*Work instructions*: Give back, unchanged, each line from the one containing "1: SUB r1, r1, r2" through the last line of the entries below.

Start of Records provided

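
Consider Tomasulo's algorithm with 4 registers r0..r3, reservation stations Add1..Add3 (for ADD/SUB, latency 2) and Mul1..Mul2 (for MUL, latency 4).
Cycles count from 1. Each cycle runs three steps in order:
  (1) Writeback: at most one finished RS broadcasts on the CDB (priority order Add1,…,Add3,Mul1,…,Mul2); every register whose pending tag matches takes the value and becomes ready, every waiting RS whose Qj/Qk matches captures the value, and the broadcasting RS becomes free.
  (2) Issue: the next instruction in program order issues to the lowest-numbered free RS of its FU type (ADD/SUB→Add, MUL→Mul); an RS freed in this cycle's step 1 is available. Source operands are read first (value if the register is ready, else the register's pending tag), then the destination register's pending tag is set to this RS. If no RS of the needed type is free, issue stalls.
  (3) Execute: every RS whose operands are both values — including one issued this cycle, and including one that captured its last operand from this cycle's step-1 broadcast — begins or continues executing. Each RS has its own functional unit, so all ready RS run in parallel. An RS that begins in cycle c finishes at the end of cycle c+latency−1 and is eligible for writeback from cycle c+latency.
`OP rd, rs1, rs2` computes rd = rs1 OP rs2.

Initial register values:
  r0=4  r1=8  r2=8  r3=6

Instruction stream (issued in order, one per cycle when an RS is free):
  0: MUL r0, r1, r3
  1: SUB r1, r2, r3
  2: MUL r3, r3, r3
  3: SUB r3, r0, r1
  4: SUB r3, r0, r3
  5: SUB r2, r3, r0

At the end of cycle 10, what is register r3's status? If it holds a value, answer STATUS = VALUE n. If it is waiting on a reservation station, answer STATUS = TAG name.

c1: issue MUL r0<-Mul1 | r0:Mul1,r1:8,r2:8,r3:6
c2: issue SUB r1<-Add1 | r0:Mul1,r1:Add1,r2:8,r3:6
c3: issue MUL r3<-Mul2 | r0:Mul1,r1:Add1,r2:8,r3:Mul2
c4: CDB Add1=2; issue SUB r3<-Add1 | r0:Mul1,r1:2,r2:8,r3:Add1
c5: CDB Mul1=48; issue SUB r3<-Add2 | r0:48,r1:2,r2:8,r3:Add2
c6: issue SUB r2<-Add3 | r0:48,r1:2,r2:Add3,r3:Add2
c7: CDB Add1=46 | r0:48,r1:2,r2:Add3,r3:Add2
c8: CDB Mul2=36 | r0:48,r1:2,r2:Add3,r3:Add2
c9: CDB Add2=2 | r0:48,r1:2,r2:Add3,r3:2
c10: - | r0:48,r1:2,r2:Add3,r3:2

STATUS = VALUE 2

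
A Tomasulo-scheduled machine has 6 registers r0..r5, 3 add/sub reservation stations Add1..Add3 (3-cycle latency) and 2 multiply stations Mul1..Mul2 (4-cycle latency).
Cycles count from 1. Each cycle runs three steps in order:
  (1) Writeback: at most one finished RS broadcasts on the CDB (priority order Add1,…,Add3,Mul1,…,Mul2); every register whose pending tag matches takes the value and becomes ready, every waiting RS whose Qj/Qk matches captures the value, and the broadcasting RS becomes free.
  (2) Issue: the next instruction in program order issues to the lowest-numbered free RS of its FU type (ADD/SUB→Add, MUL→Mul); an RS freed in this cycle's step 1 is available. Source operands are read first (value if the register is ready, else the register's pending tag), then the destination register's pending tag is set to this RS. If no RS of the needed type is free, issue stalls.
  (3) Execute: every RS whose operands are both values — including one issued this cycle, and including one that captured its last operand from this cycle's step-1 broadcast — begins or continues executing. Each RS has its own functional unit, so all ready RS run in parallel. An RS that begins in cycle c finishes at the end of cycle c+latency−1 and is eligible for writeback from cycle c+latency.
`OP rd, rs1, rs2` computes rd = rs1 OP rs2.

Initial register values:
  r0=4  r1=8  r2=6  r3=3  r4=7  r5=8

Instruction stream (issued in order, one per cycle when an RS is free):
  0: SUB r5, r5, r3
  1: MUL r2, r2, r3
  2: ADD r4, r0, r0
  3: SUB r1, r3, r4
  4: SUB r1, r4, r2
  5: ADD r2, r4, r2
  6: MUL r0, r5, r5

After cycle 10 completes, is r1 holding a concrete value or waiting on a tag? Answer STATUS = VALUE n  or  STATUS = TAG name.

  c1: issue SUB r5<-Add1  regs: r0:4,r1:8,r2:6,r3:3,r4:7,r5:Add1
  c2: issue MUL r2<-Mul1  regs: r0:4,r1:8,r2:Mul1,r3:3,r4:7,r5:Add1
  c3: issue ADD r4<-Add2  regs: r0:4,r1:8,r2:Mul1,r3:3,r4:Add2,r5:Add1
  c4: CDB Add1=5; issue SUB r1<-Add1  regs: r0:4,r1:Add1,r2:Mul1,r3:3,r4:Add2,r5:5
  c5: issue SUB r1<-Add3  regs: r0:4,r1:Add3,r2:Mul1,r3:3,r4:Add2,r5:5
  c6: CDB Add2=8; issue ADD r2<-Add2  regs: r0:4,r1:Add3,r2:Add2,r3:3,r4:8,r5:5
  c7: CDB Mul1=18; issue MUL r0<-Mul1  regs: r0:Mul1,r1:Add3,r2:Add2,r3:3,r4:8,r5:5
  c8: -  regs: r0:Mul1,r1:Add3,r2:Add2,r3:3,r4:8,r5:5
  c9: CDB Add1=-5  regs: r0:Mul1,r1:Add3,r2:Add2,r3:3,r4:8,r5:5
  c10: CDB Add2=26  regs: r0:Mul1,r1:Add3,r2:26,r3:3,r4:8,r5:5

STATUS = TAG Add3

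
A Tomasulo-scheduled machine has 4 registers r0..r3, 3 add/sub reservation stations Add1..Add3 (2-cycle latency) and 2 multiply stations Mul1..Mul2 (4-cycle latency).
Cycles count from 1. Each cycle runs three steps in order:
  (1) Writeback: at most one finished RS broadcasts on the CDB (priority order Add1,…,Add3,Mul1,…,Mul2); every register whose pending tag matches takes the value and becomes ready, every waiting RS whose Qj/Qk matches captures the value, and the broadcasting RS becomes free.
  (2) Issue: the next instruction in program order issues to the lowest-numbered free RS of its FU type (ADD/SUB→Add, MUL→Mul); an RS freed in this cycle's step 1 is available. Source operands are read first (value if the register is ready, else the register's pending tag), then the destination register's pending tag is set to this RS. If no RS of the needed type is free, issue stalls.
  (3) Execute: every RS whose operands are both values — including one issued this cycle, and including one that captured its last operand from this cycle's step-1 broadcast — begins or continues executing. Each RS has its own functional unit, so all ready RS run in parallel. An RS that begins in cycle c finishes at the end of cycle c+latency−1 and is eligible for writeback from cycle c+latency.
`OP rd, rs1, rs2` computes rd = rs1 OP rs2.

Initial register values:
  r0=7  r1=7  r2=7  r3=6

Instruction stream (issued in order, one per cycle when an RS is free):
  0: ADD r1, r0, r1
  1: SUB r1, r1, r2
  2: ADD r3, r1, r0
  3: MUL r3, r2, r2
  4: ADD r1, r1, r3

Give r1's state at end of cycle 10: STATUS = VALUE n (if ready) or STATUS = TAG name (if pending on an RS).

STATUS = VALUE 56

cycle 1: issue ADD r1<-Add1 // r0:7,r1:Add1,r2:7,r3:6
cycle 2: issue SUB r1<-Add2 // r0:7,r1:Add2,r2:7,r3:6
cycle 3: CDB Add1=14; issue ADD r3<-Add1 // r0:7,r1:Add2,r2:7,r3:Add1
cycle 4: issue MUL r3<-Mul1 // r0:7,r1:Add2,r2:7,r3:Mul1
cycle 5: CDB Add2=7; issue ADD r1<-Add2 // r0:7,r1:Add2,r2:7,r3:Mul1
cycle 6: - // r0:7,r1:Add2,r2:7,r3:Mul1
cycle 7: CDB Add1=14 // r0:7,r1:Add2,r2:7,r3:Mul1
cycle 8: CDB Mul1=49 // r0:7,r1:Add2,r2:7,r3:49
cycle 9: - // r0:7,r1:Add2,r2:7,r3:49
cycle 10: CDB Add2=56 // r0:7,r1:56,r2:7,r3:49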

End of Records provided

*Response for this exercise*:
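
  1: SUB r1, r1, r2
  2: ADD r3, r1, r0
  3: MUL r3, r2, r2
  4: ADD r1, r1, r3

Give r1's state at end of cycle 10: STATUS = VALUE n (if ready) or STATUS = TAG name (if pending on an RS).

STATUS = VALUE 56

cycle 1: issue ADD r1<-Add1 // r0:7,r1:Add1,r2:7,r3:6
cycle 2: issue SUB r1<-Add2 // r0:7,r1:Add2,r2:7,r3:6
cycle 3: CDB Add1=14; issue ADD r3<-Add1 // r0:7,r1:Add2,r2:7,r3:Add1
cycle 4: issue MUL r3<-Mul1 // r0:7,r1:Add2,r2:7,r3:Mul1
cycle 5: CDB Add2=7; issue ADD r1<-Add2 // r0:7,r1:Add2,r2:7,r3:Mul1
cycle 6: - // r0:7,r1:Add2,r2:7,r3:Mul1
cycle 7: CDB Add1=14 // r0:7,r1:Add2,r2:7,r3:Mul1
cycle 8: CDB Mul1=49 // r0:7,r1:Add2,r2:7,r3:49
cycle 9: - // r0:7,r1:Add2,r2:7,r3:49
cycle 10: CDB Add2=56 // r0:7,r1:56,r2:7,r3:49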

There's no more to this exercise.